● **TASK TO CARRY OUT**:
Find and return every line of the data that contains the word "study".

● **Stored items**:
-- Opening Marker --

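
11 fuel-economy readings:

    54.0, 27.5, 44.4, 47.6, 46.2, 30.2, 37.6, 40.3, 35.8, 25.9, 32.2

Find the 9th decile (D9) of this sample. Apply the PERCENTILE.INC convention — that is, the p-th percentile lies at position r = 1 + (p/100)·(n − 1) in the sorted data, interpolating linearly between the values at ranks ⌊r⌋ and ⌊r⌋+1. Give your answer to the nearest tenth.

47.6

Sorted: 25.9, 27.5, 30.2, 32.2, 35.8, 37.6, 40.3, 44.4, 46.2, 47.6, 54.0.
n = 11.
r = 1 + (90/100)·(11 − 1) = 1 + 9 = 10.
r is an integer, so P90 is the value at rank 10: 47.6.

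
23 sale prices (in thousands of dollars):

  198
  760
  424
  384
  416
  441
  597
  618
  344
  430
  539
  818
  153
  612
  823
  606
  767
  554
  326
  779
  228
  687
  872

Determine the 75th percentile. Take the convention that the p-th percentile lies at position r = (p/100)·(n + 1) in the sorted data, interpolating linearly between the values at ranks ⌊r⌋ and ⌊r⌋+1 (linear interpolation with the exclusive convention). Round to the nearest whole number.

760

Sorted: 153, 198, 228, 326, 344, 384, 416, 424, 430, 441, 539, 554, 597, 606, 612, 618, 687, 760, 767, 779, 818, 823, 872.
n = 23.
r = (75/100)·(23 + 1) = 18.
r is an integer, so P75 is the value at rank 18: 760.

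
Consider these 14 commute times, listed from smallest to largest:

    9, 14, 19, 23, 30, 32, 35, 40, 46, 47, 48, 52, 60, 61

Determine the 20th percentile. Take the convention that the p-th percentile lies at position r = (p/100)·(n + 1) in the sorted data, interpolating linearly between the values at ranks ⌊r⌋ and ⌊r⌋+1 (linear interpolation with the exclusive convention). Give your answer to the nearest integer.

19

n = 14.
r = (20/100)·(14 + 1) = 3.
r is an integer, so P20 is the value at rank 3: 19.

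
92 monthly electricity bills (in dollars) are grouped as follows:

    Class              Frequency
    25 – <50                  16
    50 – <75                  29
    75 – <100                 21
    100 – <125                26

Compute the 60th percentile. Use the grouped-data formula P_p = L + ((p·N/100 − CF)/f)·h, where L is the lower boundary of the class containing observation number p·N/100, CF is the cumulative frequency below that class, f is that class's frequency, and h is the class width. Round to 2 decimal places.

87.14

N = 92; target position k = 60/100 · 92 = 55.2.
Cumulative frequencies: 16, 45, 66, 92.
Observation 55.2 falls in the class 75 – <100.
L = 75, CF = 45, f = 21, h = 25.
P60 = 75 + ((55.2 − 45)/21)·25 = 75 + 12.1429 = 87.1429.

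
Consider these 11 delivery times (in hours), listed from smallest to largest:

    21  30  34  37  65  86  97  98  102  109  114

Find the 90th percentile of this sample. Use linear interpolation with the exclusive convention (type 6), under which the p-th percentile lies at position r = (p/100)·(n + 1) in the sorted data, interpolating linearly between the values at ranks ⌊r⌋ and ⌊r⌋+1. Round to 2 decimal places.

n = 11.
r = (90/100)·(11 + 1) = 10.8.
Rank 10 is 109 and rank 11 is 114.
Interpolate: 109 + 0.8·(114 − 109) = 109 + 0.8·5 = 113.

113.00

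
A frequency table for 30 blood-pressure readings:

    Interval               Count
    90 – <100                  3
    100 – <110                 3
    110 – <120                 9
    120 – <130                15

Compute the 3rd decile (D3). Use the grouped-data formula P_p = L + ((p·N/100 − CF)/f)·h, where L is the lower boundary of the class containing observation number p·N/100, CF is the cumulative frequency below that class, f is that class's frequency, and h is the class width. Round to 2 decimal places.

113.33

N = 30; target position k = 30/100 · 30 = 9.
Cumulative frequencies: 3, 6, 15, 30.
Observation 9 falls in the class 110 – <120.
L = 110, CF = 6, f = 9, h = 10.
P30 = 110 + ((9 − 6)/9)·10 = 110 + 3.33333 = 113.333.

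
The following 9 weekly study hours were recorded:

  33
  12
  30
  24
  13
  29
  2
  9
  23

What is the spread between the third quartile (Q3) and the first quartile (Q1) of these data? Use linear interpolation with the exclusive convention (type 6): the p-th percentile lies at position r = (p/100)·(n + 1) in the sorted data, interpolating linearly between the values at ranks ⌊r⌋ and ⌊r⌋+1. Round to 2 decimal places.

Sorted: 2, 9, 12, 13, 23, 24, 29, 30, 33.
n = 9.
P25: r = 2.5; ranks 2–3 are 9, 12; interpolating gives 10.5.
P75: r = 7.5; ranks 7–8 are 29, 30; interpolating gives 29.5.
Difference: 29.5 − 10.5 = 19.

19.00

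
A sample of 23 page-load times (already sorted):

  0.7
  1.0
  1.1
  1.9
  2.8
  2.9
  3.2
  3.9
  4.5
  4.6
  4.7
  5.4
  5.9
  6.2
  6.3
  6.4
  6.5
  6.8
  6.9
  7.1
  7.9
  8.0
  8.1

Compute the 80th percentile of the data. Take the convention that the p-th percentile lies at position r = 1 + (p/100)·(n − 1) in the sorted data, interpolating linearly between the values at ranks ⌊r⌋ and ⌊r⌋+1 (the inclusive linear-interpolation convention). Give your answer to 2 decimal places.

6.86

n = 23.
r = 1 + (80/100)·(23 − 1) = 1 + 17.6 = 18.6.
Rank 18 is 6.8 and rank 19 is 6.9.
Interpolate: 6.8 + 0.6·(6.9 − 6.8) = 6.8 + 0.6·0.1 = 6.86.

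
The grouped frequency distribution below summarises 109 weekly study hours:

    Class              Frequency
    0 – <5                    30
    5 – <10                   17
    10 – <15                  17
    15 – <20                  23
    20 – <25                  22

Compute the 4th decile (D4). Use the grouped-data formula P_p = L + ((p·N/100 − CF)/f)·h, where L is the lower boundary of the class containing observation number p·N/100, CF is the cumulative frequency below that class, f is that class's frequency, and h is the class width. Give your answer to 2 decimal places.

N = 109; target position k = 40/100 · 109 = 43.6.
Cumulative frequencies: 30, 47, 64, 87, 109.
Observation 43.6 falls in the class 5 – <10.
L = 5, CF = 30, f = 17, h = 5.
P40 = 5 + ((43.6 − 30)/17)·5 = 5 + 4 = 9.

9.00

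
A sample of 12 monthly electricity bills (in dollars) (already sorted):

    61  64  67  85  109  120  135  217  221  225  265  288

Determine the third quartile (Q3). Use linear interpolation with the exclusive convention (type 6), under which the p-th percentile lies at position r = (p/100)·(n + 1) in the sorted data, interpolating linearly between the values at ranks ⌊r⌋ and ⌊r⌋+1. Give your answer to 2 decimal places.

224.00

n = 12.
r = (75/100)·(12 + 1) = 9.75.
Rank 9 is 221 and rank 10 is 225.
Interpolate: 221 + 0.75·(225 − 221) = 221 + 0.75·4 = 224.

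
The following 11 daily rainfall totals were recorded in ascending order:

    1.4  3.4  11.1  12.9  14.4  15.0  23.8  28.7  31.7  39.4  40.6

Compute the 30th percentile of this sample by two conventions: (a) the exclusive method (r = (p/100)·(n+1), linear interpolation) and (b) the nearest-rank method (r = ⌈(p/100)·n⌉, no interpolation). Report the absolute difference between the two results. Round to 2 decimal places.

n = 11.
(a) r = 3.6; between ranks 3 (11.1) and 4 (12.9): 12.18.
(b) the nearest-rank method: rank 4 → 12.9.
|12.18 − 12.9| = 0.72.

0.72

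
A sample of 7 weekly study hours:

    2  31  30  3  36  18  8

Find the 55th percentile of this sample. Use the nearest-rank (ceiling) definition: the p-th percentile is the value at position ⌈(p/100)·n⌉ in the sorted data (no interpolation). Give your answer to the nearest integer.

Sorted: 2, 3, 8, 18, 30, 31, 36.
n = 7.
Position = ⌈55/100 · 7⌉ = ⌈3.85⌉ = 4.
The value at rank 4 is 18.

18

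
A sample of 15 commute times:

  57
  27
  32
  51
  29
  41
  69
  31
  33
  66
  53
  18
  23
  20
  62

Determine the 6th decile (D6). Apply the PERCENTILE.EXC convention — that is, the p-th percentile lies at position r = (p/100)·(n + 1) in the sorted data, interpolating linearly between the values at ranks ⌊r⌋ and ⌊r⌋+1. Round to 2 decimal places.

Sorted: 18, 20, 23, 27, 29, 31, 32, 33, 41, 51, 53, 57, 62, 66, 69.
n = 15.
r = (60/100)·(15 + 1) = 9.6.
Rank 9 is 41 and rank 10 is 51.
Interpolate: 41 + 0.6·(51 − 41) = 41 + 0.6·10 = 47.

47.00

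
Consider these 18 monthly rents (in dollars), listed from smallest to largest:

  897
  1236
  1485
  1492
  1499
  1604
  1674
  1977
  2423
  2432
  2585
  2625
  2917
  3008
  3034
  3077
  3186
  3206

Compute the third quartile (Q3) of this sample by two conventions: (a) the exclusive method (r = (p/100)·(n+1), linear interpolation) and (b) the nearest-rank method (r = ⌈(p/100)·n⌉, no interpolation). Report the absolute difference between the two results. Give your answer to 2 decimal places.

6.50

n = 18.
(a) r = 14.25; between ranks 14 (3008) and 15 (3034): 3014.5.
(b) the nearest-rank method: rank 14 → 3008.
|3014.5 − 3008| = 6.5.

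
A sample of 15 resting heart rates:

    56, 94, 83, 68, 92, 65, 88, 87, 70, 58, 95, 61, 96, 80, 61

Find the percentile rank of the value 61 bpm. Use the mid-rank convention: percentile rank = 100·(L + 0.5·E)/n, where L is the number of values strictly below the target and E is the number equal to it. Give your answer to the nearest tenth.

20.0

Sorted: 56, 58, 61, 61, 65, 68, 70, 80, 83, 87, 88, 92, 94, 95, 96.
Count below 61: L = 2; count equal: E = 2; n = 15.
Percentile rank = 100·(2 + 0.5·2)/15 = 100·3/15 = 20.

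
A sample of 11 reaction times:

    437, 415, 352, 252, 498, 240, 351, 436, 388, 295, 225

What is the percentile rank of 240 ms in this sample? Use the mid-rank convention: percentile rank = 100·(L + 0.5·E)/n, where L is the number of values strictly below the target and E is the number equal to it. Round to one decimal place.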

-- Closing Marker --

● **SOLUTION TO THIS EXERCISE**:
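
The following 9 weekly study hours were recorded:
The grouped frequency distribution below summarises 109 weekly study hours:
A sample of 7 weekly study hours: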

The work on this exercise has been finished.